THE INPUT:
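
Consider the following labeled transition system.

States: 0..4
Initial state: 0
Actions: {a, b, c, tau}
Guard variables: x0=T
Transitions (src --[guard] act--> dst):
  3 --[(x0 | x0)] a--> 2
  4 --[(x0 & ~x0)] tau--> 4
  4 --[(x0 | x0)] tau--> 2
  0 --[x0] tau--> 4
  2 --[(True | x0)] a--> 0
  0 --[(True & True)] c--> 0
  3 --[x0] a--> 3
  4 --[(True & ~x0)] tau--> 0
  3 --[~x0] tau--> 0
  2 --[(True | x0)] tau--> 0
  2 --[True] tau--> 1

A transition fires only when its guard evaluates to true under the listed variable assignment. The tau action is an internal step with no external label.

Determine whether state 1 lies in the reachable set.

8 transition(s) survive guard evaluation.
L0 = {0}
L1 = {4}  total {0,4}
L2 = {2}  total {0,2,4}
L3 = {1}  total {0,1,2,4}
Reach set: {0,1,2,4}
Path to 1: tau·tau·tau

Answer: REACHABLE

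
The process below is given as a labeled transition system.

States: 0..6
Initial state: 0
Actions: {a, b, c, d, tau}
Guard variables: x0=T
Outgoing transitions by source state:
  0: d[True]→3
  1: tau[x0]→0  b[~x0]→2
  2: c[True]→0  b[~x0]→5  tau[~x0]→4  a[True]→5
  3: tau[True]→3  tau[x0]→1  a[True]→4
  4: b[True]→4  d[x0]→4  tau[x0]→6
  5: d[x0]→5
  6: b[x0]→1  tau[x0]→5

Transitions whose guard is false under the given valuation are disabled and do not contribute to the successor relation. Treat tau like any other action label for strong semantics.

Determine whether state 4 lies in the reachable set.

13 transition(s) survive guard evaluation.
Layer 0: {0}
Layer 1: {3}  total {0,3}
Layer 2: {1,4}  total {0,1,3,4}
Layer 3: {6}  total {0,1,3,4,6}
Layer 4: {5}  total {0,1,3,4,5,6}
Reachable = {0,1,3,4,5,6}
Path to 4: d·a

Answer: REACHABLE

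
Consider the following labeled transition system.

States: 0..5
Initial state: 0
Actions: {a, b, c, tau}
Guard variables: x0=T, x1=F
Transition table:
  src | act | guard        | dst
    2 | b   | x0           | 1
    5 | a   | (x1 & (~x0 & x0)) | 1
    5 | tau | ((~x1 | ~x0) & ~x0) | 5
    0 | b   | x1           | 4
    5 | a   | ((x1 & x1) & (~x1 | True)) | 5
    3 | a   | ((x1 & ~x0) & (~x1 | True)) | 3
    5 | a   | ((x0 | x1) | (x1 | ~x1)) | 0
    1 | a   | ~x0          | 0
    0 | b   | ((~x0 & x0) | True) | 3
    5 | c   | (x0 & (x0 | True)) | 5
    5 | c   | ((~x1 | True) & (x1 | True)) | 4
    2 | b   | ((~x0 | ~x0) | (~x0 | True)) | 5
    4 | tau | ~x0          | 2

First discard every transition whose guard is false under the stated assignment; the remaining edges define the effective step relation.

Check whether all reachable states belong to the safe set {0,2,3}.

Allowed set {0,2,3}
Reach set: {0,3}
  0: ok
  3: ok

Answer: INVARIANT HOLDS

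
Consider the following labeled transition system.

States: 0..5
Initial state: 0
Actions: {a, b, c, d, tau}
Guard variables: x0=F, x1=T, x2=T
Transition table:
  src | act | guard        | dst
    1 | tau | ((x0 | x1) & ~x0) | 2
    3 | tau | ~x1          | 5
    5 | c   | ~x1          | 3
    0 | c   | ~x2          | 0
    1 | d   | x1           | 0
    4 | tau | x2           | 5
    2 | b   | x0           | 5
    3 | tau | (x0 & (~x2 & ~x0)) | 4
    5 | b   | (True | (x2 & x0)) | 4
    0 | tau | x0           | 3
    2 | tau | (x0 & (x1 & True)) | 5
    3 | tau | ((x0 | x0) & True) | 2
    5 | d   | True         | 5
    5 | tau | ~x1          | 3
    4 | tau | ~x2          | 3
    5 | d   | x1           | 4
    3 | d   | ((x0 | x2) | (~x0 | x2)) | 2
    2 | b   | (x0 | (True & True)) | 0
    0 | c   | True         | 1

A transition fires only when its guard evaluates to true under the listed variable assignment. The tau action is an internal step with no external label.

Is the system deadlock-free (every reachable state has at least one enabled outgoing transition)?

R = {0,1,2}
  0: c→1  [1 out]
  1: d→0  tau→2  [2 out]
  2: b→0  [1 out]

Answer: DEADLOCK-FREE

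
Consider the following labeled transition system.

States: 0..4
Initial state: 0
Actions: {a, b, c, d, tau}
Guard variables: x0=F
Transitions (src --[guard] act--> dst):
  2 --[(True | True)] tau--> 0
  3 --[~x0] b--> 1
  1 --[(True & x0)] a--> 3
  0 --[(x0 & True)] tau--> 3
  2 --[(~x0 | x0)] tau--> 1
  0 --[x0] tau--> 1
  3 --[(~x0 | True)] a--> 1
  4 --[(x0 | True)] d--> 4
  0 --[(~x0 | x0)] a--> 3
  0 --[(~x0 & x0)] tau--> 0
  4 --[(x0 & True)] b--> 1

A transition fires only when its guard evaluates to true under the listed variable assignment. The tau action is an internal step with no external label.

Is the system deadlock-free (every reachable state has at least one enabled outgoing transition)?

Answer: DEADLOCK at state 1

Analysis:
Reach set: {0,1,3}
  0: a→3  [deg 1]
  1: ∅  [deadlock]
  3: a→1  b→1  [deg 2]
trace reaching 1: a·b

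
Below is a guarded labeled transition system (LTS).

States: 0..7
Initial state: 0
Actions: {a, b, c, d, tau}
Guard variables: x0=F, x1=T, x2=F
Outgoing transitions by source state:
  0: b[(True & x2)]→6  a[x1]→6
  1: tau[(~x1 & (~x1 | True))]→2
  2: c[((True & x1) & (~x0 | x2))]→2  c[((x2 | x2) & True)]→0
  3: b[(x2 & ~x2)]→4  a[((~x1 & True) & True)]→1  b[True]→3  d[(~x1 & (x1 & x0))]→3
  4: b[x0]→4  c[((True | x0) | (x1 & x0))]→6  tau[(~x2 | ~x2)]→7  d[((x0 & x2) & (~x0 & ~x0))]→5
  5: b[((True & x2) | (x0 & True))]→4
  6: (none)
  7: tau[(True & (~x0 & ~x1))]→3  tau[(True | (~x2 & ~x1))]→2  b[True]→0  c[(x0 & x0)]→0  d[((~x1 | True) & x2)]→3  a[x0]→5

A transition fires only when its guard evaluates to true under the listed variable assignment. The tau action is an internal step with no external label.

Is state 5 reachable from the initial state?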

WHAT TO WORK ON: Write the lines out again exactly, beginning at the line that contains "7: tau[(True &" and stopping only at the final line of the listing above.

SOLUTION BELOW:
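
  7: tau[(True & (~x0 & ~x1))]→3  tau[(True | (~x2 & ~x1))]→2  b[True]→0  c[(x0 & x0)]→0  d[((~x1 | True) & x2)]→3  a[x0]→5

A transition fires only when its guard evaluates to true under the listed variable assignment. The tau action is an internal step with no external label.

Is state 5 reachable from the initial state?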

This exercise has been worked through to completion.